Task objective:
Print the data that follows again, keeping every line exact.
--- START ---
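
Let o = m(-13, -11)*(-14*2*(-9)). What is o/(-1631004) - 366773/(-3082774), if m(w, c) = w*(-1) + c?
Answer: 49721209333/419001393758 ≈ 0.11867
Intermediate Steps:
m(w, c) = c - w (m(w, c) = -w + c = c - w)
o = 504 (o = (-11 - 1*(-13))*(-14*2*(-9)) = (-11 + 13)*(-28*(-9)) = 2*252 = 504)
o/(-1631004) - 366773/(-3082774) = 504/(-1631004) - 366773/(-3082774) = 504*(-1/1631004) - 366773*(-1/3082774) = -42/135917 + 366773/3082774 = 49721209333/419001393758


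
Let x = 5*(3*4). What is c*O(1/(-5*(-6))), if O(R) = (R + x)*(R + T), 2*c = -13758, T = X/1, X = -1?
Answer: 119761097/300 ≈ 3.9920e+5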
--- END ---
Written answer:
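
Let o = m(-13, -11)*(-14*2*(-9)). What is o/(-1631004) - 366773/(-3082774), if m(w, c) = w*(-1) + c?
Answer: 49721209333/419001393758 ≈ 0.11867
Intermediate Steps:
m(w, c) = c - w (m(w, c) = -w + c = c - w)
o = 504 (o = (-11 - 1*(-13))*(-14*2*(-9)) = (-11 + 13)*(-28*(-9)) = 2*252 = 504)
o/(-1631004) - 366773/(-3082774) = 504/(-1631004) - 366773/(-3082774) = 504*(-1/1631004) - 366773*(-1/3082774) = -42/135917 + 366773/3082774 = 49721209333/419001393758


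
Let x = 5*(3*4). What is c*O(1/(-5*(-6))), if O(R) = (R + x)*(R + T), 2*c = -13758, T = X/1, X = -1?
Answer: 119761097/300 ≈ 3.9920e+5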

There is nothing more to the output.